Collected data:
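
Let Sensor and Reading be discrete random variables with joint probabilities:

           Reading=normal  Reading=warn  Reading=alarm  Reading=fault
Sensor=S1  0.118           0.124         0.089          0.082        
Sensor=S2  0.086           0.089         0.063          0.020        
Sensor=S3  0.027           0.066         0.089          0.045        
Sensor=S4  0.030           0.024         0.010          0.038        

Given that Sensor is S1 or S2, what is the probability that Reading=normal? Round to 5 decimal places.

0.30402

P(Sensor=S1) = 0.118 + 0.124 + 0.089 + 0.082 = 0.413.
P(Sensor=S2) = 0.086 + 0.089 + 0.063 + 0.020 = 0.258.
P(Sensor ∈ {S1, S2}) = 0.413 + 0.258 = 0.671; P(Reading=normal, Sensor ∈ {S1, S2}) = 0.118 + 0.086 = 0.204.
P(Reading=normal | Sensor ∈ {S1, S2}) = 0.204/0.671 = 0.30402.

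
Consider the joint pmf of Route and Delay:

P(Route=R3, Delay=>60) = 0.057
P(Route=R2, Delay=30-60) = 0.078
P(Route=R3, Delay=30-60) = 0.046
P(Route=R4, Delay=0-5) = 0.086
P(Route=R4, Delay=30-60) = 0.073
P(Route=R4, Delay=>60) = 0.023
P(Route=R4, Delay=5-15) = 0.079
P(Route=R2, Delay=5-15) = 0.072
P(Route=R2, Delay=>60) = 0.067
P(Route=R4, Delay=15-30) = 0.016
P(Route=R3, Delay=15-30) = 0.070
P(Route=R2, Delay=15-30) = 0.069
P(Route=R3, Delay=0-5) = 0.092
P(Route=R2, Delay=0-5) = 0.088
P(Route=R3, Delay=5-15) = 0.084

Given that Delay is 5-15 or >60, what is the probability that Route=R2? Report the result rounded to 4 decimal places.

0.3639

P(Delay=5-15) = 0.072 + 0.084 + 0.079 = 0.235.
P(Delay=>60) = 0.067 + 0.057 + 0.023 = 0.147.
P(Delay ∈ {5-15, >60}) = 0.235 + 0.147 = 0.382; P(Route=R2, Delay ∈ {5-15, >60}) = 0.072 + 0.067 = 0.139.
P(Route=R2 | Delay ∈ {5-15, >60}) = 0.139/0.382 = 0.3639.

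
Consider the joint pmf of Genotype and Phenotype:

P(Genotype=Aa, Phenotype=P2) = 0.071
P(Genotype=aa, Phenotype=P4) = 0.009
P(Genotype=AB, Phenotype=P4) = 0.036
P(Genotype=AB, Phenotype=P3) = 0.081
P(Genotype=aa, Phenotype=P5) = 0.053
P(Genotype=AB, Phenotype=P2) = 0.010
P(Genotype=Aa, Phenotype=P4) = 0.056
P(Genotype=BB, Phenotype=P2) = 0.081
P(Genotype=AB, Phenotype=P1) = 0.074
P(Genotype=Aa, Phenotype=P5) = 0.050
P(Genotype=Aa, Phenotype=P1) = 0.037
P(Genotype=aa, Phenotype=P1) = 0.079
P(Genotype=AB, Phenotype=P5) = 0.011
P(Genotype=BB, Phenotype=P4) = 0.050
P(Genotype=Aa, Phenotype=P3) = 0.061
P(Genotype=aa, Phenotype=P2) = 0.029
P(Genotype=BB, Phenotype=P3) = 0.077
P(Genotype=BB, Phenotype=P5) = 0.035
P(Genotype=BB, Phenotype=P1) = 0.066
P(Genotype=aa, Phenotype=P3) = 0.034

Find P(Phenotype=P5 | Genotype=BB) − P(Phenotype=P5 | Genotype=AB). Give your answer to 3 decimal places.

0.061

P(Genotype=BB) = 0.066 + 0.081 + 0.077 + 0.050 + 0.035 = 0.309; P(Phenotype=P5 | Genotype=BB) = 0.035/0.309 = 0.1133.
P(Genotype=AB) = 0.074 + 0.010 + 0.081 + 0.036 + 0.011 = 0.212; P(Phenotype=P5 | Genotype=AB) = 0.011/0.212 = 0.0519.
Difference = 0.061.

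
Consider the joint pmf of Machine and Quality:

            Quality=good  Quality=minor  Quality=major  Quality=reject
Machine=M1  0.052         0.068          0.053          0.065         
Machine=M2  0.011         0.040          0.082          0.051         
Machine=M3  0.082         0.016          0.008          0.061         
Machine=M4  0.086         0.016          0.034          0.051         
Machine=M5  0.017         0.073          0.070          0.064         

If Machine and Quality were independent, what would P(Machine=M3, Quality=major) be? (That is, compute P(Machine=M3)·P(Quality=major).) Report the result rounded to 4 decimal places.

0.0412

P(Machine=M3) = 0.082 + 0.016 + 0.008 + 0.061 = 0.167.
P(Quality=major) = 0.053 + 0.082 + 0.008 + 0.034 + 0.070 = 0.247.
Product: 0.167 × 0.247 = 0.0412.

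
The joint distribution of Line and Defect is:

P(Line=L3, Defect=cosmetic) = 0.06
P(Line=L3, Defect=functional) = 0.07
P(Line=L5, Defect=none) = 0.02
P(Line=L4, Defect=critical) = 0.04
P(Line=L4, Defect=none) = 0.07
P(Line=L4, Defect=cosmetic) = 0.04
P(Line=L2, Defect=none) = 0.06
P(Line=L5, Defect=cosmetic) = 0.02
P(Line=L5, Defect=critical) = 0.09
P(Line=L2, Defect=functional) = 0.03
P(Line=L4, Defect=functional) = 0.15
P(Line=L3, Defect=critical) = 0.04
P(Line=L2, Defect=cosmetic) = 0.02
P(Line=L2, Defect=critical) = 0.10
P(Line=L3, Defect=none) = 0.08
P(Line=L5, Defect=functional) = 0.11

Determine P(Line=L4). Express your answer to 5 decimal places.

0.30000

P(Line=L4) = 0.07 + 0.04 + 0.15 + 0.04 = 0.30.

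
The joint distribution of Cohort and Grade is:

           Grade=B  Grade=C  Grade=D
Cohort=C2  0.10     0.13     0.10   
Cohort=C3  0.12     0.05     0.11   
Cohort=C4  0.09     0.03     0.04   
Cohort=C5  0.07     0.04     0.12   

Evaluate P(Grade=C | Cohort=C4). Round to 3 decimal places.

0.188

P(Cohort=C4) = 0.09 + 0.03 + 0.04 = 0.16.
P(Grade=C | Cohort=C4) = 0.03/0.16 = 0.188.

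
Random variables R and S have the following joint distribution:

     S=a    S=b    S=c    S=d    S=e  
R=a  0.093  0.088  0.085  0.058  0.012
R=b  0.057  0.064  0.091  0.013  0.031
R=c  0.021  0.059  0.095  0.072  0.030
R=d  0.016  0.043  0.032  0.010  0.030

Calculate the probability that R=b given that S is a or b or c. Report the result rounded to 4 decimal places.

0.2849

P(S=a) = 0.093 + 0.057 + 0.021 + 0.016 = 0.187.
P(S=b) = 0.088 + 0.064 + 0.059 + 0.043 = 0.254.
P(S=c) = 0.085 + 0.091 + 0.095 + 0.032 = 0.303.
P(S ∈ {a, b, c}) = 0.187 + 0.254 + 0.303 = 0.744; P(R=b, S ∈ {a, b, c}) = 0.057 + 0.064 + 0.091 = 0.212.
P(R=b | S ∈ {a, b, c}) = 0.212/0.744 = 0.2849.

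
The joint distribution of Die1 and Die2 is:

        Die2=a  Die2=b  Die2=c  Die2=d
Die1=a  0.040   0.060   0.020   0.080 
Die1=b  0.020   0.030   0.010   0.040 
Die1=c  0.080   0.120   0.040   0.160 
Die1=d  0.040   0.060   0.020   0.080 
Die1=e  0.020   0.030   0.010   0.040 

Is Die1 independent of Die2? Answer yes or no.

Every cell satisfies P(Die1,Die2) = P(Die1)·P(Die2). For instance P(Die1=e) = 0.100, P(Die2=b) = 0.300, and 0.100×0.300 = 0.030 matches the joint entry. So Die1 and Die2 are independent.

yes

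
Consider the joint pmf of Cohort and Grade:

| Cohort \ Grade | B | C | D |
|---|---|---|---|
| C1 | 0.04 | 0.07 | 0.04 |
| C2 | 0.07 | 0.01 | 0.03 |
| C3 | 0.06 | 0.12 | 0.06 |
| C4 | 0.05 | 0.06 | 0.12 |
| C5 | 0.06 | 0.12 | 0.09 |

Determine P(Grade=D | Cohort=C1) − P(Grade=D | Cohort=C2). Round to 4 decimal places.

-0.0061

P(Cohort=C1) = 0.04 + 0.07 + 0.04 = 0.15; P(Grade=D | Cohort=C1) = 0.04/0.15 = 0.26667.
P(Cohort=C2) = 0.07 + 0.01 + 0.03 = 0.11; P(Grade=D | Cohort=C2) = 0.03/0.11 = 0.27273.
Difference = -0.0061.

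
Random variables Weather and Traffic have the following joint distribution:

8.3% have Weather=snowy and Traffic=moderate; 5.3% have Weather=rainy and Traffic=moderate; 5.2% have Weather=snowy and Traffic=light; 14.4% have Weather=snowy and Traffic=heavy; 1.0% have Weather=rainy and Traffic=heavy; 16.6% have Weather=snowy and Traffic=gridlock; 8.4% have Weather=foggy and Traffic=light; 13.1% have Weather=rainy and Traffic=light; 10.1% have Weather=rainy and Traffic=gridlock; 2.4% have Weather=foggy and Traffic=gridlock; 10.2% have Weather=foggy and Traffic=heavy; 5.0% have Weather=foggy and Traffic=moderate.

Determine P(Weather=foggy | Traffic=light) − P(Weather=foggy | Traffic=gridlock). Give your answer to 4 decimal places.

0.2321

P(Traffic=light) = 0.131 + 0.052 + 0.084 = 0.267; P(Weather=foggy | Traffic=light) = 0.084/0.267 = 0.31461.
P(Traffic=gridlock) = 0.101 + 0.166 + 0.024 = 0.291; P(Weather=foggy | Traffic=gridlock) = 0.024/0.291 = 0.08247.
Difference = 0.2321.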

[WORK TO BE COMPLETED]: Going back over the entries above, copy word for word every line from the one that has "0.12 | 0.06 |" on through the one that has "8.3% have Weather=snowy".

[SOLUTION]:
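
| C3 | 0.06 | 0.12 | 0.06 |
| C4 | 0.05 | 0.06 | 0.12 |
| C5 | 0.06 | 0.12 | 0.09 |

Determine P(Grade=D | Cohort=C1) − P(Grade=D | Cohort=C2). Round to 4 decimal places.

-0.0061

P(Cohort=C1) = 0.04 + 0.07 + 0.04 = 0.15; P(Grade=D | Cohort=C1) = 0.04/0.15 = 0.26667.
P(Cohort=C2) = 0.07 + 0.01 + 0.03 = 0.11; P(Grade=D | Cohort=C2) = 0.03/0.11 = 0.27273.
Difference = -0.0061.

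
Random variables Weather and Traffic have the following joint distribution:

8.3% have Weather=snowy and Traffic=moderate; 5.3% have Weather=rainy and Traffic=moderate; 5.2% have Weather=snowy and Traffic=light; 14.4% have Weather=snowy and Traffic=heavy; 1.0% have Weather=rainy and Traffic=heavy; 16.6% have Weather=snowy and Traffic=gridlock; 8.4% have Weather=foggy and Traffic=light; 13.1% have Weather=rainy and Traffic=light; 10.1% have Weather=rainy and Traffic=gridlock; 2.4% have Weather=foggy and Traffic=gridlock; 10.2% have Weather=foggy and Traffic=heavy; 5.0% have Weather=foggy and Traffic=moderate.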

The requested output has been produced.